TRY IT => Each line from the one containing "Calculate the time" through the final line of the data below must be repeated exactly.

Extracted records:

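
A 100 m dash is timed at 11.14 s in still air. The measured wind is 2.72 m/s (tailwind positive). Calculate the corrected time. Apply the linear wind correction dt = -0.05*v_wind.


dt = -0.05 * v_wind = -0.05 * 2.72 = -0.136 s
t_corrected = t_still + dt = 11.14 + (-0.136)
t_corrected = 11.004 s

11.004 s


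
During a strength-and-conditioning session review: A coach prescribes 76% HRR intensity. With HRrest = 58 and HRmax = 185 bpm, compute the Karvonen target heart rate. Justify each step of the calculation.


Target = HRrest + pct*(HRmax - HRrest)
Heart rate reserve = HRmax - HRrest = 185 - 58 = 127 bpm
Fraction = 76% = 0.76
Target = 58 + 0.76 * 127
Target = 58 + 96.52 = 154.52 bpm

154.52 bpm


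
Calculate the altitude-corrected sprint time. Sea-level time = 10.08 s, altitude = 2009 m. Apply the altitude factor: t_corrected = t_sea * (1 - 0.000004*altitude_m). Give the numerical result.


Correction factor = 1 - 0.000004 * 2009 = 0.991964
t_corrected = t_sea * factor = 10.08 * 0.991964
t_corrected = 9.999 s

9.999 s


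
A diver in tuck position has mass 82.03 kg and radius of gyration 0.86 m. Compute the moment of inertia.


I = m * k^2
I = 82.03 * 0.86^2
I = 82.03 * 0.7396 = 60.6694 kg*m^2

60.6694 kg*m^2


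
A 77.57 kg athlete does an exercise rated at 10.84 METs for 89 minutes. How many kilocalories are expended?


kcal = MET * mass * time_hr
Convert time: 89 min = 1.4833 hr
kcal = 10.84 * 77.57 * 1.4833
kcal = 1247.2739 kcal

1247.2739 kcal


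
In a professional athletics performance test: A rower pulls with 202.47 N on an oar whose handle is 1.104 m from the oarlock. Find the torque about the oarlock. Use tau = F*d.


tau = F * d
tau = 202.47 * 1.104
tau = 223.5269 N*m

223.5269 N*m


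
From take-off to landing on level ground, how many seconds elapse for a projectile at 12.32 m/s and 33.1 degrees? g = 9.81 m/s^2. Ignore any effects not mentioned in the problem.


T = 2*v*sin(theta)/g
sin(theta) = sin(33.1 deg) = 0.5461
T = 2*12.32*0.5461 / 9.81
T = 13.456 / 9.81 = 1.3717 s

1.3717 s


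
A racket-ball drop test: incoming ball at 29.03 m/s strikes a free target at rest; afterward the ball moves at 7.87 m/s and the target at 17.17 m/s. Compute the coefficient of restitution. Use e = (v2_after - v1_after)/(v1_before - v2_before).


e = (v2_after - v1_after) / (v1_before - v2_before)
Numerator = 17.17 - 7.87 = 9.3
Denominator = 29.03 - 0 = 29.03
e = 9.3 / 29.03 = 0.3204

0.3204


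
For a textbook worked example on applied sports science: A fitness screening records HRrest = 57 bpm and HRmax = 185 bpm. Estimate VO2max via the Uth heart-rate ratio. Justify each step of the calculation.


VO2max = 15.3 * HRmax / HRrest
VO2max = 15.3 * 185 / 57
VO2max = 2830.5 / 57 = 49.6579 mL/kg/min

49.6579 mL/kg/min


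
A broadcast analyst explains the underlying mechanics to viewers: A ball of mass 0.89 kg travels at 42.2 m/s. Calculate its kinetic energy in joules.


KE = 0.5 * m * v^2
KE = 0.5 * 0.89 * 42.2^2
KE = 0.5 * 0.89 * 1780.84 = 792.4738 J

792.4738 J


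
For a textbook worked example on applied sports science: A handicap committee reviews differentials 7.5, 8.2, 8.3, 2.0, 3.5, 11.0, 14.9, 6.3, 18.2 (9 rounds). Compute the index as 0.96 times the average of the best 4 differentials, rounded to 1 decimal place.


All differentials: 7.5, 8.2, 8.3, 2.0, 3.5, 11.0, 14.9, 6.3, 18.2
Sorted: 2.0, 3.5, 6.3, 7.5, 8.2, 8.3, 11.0, 14.9, 18.2
Best 4: 2.0, 3.5, 6.3, 7.5
Average of best = 19.3 / 4 = 4.825
Raw index = 4.825 * 0.96 = 4.632
Handicap index = round(4.632, 1) = 4.6

4.6


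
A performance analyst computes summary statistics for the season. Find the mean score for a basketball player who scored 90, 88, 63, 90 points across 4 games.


Average = sum / n
Sum = 331
Average = 331 / 4 = 82.75

82.75


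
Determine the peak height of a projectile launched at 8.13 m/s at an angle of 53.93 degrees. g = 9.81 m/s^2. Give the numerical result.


H = (v*sin(theta))^2 / (2*g)
vy = v*sin(theta) = 8.13 * sin(53.93 deg) = 6.5715 m/s
H = vy^2 / (2*g) = 43.1842 / (2*9.81)
H = 43.1842 / 19.62 = 2.201 m

2.201 m


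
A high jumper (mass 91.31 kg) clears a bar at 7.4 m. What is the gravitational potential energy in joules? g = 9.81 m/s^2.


PE = m * g * h
PE = 91.31 * 9.81 * 7.4
PE = 895.7511 * 7.4 = 6628.5581 J

6628.5581 J


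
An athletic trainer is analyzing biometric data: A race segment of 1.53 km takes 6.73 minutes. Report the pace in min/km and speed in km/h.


Pace = time / distance = 6.73 min / 1.53 km = 4.3987 min/km
Speed = distance / time_in_hours = 1.53 / 0.1122 hr
Speed = 13.6404 km/h

4.3987 min/km, 13.6404 km/h


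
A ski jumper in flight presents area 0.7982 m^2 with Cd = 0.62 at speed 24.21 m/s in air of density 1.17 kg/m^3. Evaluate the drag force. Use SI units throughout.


Fd = 0.5 * Cd * rho * A * v^2
Fd = 0.5 * 0.62 * 1.17 * 0.7982 * 24.21^2
v^2 = 586.1241
Fd = 0.5 * 0.62 * 1.17 * 0.7982 * 586.1241 = 169.6871 N

169.6871 N


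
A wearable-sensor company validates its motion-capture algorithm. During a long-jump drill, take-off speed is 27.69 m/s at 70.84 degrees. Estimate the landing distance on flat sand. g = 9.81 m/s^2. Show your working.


R = v^2 * sin(2*theta) / g
Convert angle to radians: theta = 70.84 deg = 1.2364 rad
sin(2*theta) = sin(2.4728) = 0.6201
R = 27.69^2 * 0.6201 / 9.81
R = 766.7361 * 0.6201 / 9.81 = 48.4625 m

48.4625 m


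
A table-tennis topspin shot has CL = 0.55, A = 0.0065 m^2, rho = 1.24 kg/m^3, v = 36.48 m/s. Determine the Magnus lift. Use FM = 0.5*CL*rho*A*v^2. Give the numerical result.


FM = 0.5 * CL * rho * A * v^2
FM = 0.5 * 0.55 * 1.24 * 0.0065 * 36.48^2
v^2 = 1330.7904
FM = 0.5 * 0.55 * 1.24 * 0.0065 * 1330.7904 = 2.9497 N

2.9497 N


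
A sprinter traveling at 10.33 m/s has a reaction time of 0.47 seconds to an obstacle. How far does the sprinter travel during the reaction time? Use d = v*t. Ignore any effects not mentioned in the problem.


d = v * t
d = 10.33 * 0.47
d = 4.8551 m

4.8551 m


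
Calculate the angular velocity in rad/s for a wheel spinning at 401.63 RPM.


omega = RPM * 2 * pi / 60
omega = 401.63 * 2 * 3.14159 / 60
omega = 2523.5157 / 60 = 42.0586 rad/s

42.0586 rad/s


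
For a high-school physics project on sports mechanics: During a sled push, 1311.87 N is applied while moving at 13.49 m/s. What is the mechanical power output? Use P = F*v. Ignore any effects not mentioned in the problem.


P = F * v
P = 1311.87 * 13.49
P = 17697.1263 W

17697.1263 W


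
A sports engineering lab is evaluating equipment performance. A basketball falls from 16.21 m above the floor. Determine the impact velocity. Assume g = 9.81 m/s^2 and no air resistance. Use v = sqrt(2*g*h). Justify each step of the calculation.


v = sqrt(2 * g * h)
v = sqrt(2 * 9.81 * 16.21)
v = sqrt(318.0402) = 17.8337 m/s

17.8337 m/s


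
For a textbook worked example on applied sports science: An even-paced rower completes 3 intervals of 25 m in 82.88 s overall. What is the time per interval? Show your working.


Split time = total_time / n_laps = 82.88 / 3
Split time = 27.6267 s per lap

27.6267 s


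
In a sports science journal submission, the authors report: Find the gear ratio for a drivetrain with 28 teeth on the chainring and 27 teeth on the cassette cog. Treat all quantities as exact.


GR = front_teeth / rear_teeth
GR = 28 / 27
GR = 1.037

1.037


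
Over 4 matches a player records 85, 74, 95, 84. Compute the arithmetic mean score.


Average = sum / n
Sum = 338
Average = 338 / 4 = 84.5

84.5


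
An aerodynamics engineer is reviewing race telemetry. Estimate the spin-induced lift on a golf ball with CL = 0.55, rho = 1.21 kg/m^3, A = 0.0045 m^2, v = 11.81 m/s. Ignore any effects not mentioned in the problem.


FM = 0.5 * CL * rho * A * v^2
FM = 0.5 * 0.55 * 1.21 * 0.0045 * 11.81^2
v^2 = 139.4761
FM = 0.5 * 0.55 * 1.21 * 0.0045 * 139.4761 = 0.2088 N

0.2088 N


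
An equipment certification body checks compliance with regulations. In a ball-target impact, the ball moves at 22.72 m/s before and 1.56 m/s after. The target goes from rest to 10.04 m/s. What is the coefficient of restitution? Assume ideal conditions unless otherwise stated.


e = (v2_after - v1_after) / (v1_before - v2_before)
Numerator = 10.04 - 1.56 = 8.48
Denominator = 22.72 - 0 = 22.72
e = 8.48 / 22.72 = 0.3732

0.3732


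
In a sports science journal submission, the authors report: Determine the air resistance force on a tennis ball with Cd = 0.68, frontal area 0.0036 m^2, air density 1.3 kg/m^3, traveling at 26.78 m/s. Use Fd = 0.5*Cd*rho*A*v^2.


Fd = 0.5 * Cd * rho * A * v^2
Fd = 0.5 * 0.68 * 1.3 * 0.0036 * 26.78^2
v^2 = 717.1684
Fd = 0.5 * 0.68 * 1.3 * 0.0036 * 717.1684 = 1.1412 N

1.1412 N


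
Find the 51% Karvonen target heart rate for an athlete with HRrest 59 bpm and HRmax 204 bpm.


Target = HRrest + pct*(HRmax - HRrest)
Heart rate reserve = HRmax - HRrest = 204 - 59 = 145 bpm
Fraction = 51% = 0.51
Target = 59 + 0.51 * 145
Target = 59 + 73.95 = 132.95 bpm

132.95 bpm


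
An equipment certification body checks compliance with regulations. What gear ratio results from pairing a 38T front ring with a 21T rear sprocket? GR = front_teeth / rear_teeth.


GR = front_teeth / rear_teeth
GR = 38 / 21
GR = 1.8095

1.8095


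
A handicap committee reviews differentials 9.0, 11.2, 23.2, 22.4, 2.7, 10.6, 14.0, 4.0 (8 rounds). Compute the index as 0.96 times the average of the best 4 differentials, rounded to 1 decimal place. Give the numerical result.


All differentials: 9.0, 11.2, 23.2, 22.4, 2.7, 10.6, 14.0, 4.0
Sorted: 2.7, 4.0, 9.0, 10.6, 11.2, 14.0, 22.4, 23.2
Best 4: 2.7, 4.0, 9.0, 10.6
Average of best = 26.3 / 4 = 6.575
Raw index = 6.575 * 0.96 = 6.312
Handicap index = round(6.312, 1) = 6.3

6.3


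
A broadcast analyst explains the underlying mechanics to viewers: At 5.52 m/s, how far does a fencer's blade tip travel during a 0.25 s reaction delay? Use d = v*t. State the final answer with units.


d = v * t
d = 5.52 * 0.25
d = 1.38 m

1.38 m


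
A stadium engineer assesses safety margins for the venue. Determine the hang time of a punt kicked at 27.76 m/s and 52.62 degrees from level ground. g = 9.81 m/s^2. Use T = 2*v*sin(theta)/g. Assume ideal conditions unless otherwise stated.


T = 2*v*sin(theta)/g
sin(theta) = sin(52.62 deg) = 0.7946
T = 2*27.76*0.7946 / 9.81
T = 44.1177 / 9.81 = 4.4972 s

4.4972 s


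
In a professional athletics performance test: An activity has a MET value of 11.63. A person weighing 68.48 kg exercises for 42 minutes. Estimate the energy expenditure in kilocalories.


kcal = MET * mass * time_hr
Convert time: 42 min = 0.7 hr
kcal = 11.63 * 68.48 * 0.7
kcal = 557.4957 kcal

557.4957 kcal


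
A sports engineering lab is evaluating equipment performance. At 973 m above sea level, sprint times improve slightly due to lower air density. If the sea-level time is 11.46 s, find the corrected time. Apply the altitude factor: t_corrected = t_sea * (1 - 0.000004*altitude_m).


Correction factor = 1 - 0.000004 * 973 = 0.996108
t_corrected = t_sea * factor = 11.46 * 0.996108
t_corrected = 11.4154 s

11.4154 s


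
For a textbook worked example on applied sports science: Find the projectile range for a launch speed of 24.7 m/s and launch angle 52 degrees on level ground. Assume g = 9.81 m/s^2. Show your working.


R = v^2 * sin(2*theta) / g
Convert angle to radians: theta = 52 deg = 0.9076 rad
sin(2*theta) = sin(1.8151) = 0.9703
R = 24.7^2 * 0.9703 / 9.81
R = 610.09 * 0.9703 / 9.81 = 60.3433 m

60.3433 m


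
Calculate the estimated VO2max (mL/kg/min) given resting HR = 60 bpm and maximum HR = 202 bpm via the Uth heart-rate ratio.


VO2max = 15.3 * HRmax / HRrest
VO2max = 15.3 * 202 / 60
VO2max = 3090.6 / 60 = 51.51 mL/kg/min

51.51 mL/kg/min


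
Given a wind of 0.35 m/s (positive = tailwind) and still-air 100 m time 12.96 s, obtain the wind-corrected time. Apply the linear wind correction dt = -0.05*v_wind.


dt = -0.05 * v_wind = -0.05 * 0.35 = -0.0175 s
t_corrected = t_still + dt = 12.96 + (-0.0175)
t_corrected = 12.9425 s

12.9425 s


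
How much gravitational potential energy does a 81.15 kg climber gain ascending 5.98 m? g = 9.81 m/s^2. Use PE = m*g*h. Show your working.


PE = m * g * h
PE = 81.15 * 9.81 * 5.98
PE = 796.0815 * 5.98 = 4760.5674 J

4760.5674 J


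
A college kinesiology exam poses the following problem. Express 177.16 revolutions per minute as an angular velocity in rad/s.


omega = RPM * 2 * pi / 60
omega = 177.16 * 2 * 3.14159 / 60
omega = 1113.1291 / 60 = 18.5522 rad/s

18.5522 rad/s


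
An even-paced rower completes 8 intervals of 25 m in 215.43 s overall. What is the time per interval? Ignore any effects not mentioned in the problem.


Split time = total_time / n_laps = 215.43 / 8
Split time = 26.9288 s per lap

26.9288 s


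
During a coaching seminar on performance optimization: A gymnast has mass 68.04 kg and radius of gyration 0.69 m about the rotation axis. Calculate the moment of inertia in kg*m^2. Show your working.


I = m * k^2
I = 68.04 * 0.69^2
I = 68.04 * 0.4761 = 32.3938 kg*m^2

32.3938 kg*m^2


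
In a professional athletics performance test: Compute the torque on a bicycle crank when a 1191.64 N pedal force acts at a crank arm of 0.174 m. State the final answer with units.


tau = F * d
tau = 1191.64 * 0.174
tau = 207.3454 N*m

207.3454 N*m


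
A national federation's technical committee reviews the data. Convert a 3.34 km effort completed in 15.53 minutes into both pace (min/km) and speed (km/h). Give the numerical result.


Pace = time / distance = 15.53 min / 3.34 km = 4.6497 min/km
Speed = distance / time_in_hours = 3.34 / 0.2588 hr
Speed = 12.9041 km/h

4.6497 min/km, 12.9041 km/h


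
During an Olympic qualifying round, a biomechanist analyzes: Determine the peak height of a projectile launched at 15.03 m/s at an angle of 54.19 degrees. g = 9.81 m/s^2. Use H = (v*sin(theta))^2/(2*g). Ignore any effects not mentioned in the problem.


H = (v*sin(theta))^2 / (2*g)
vy = v*sin(theta) = 15.03 * sin(54.19 deg) = 12.1888 m/s
H = vy^2 / (2*g) = 148.5657 / (2*9.81)
H = 148.5657 / 19.62 = 7.5722 m

7.5722 m


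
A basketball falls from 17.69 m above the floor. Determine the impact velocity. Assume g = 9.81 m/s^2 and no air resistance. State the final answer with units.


v = sqrt(2 * g * h)
v = sqrt(2 * 9.81 * 17.69)
v = sqrt(347.0778) = 18.63 m/s

18.63 m/s


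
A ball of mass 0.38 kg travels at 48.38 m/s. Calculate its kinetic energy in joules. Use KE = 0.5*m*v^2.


KE = 0.5 * m * v^2
KE = 0.5 * 0.38 * 48.38^2
KE = 0.5 * 0.38 * 2340.6244 = 444.7186 J

444.7186 J


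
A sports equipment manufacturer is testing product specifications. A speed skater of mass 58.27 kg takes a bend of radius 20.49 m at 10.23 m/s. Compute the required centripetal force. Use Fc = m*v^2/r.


Fc = m * v^2 / r
v^2 = 10.23^2 = 104.6529
Fc = 58.27 * 104.6529 / 20.49
Fc = 6098.1245 / 20.49 = 297.6147 N

297.6147 N


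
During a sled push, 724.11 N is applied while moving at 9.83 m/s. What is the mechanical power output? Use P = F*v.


P = F * v
P = 724.11 * 9.83
P = 7118.0013 W

7118.0013 W


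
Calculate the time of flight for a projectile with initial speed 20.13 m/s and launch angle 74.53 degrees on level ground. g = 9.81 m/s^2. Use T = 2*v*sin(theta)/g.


T = 2*v*sin(theta)/g
sin(theta) = sin(74.53 deg) = 0.9638
T = 2*20.13*0.9638 / 9.81
T = 38.8014 / 9.81 = 3.9553 s

3.9553 s


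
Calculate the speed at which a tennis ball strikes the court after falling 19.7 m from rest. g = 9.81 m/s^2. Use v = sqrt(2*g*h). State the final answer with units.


v = sqrt(2 * g * h)
v = sqrt(2 * 9.81 * 19.7)
v = sqrt(386.514) = 19.66 m/s

19.66 m/s


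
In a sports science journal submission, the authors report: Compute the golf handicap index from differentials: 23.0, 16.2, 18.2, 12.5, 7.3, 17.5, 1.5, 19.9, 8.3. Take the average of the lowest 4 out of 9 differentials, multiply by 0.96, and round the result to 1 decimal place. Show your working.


All differentials: 23.0, 16.2, 18.2, 12.5, 7.3, 17.5, 1.5, 19.9, 8.3
Sorted: 1.5, 7.3, 8.3, 12.5, 16.2, 17.5, 18.2, 19.9, 23.0
Best 4: 1.5, 7.3, 8.3, 12.5
Average of best = 29.6 / 4 = 7.4
Raw index = 7.4 * 0.96 = 7.104
Handicap index = round(7.104, 1) = 7.1

7.1


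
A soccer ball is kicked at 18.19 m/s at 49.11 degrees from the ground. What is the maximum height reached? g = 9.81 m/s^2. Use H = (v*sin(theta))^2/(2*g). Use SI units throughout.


H = (v*sin(theta))^2 / (2*g)
vy = v*sin(theta) = 18.19 * sin(49.11 deg) = 13.7511 m/s
H = vy^2 / (2*g) = 189.0915 / (2*9.81)
H = 189.0915 / 19.62 = 9.6377 m

9.6377 m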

REPLY TO THE EXERCISE =>
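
Calculate the time of flight for a projectile with initial speed 20.13 m/s and launch angle 74.53 degrees on level ground. g = 9.81 m/s^2. Use T = 2*v*sin(theta)/g.


T = 2*v*sin(theta)/g
sin(theta) = sin(74.53 deg) = 0.9638
T = 2*20.13*0.9638 / 9.81
T = 38.8014 / 9.81 = 3.9553 s

3.9553 s


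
Calculate the speed at which a tennis ball strikes the court after falling 19.7 m from rest. g = 9.81 m/s^2. Use v = sqrt(2*g*h). State the final answer with units.


v = sqrt(2 * g * h)
v = sqrt(2 * 9.81 * 19.7)
v = sqrt(386.514) = 19.66 m/s

19.66 m/s


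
In a sports science journal submission, the authors report: Compute the golf handicap index from differentials: 23.0, 16.2, 18.2, 12.5, 7.3, 17.5, 1.5, 19.9, 8.3. Take the average of the lowest 4 out of 9 differentials, multiply by 0.96, and round the result to 1 decimal place. Show your working.


All differentials: 23.0, 16.2, 18.2, 12.5, 7.3, 17.5, 1.5, 19.9, 8.3
Sorted: 1.5, 7.3, 8.3, 12.5, 16.2, 17.5, 18.2, 19.9, 23.0
Best 4: 1.5, 7.3, 8.3, 12.5
Average of best = 29.6 / 4 = 7.4
Raw index = 7.4 * 0.96 = 7.104
Handicap index = round(7.104, 1) = 7.1

7.1


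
A soccer ball is kicked at 18.19 m/s at 49.11 degrees from the ground. What is the maximum height reached? g = 9.81 m/s^2. Use H = (v*sin(theta))^2/(2*g). Use SI units throughout.


H = (v*sin(theta))^2 / (2*g)
vy = v*sin(theta) = 18.19 * sin(49.11 deg) = 13.7511 m/s
H = vy^2 / (2*g) = 189.0915 / (2*9.81)
H = 189.0915 / 19.62 = 9.6377 m

9.6377 m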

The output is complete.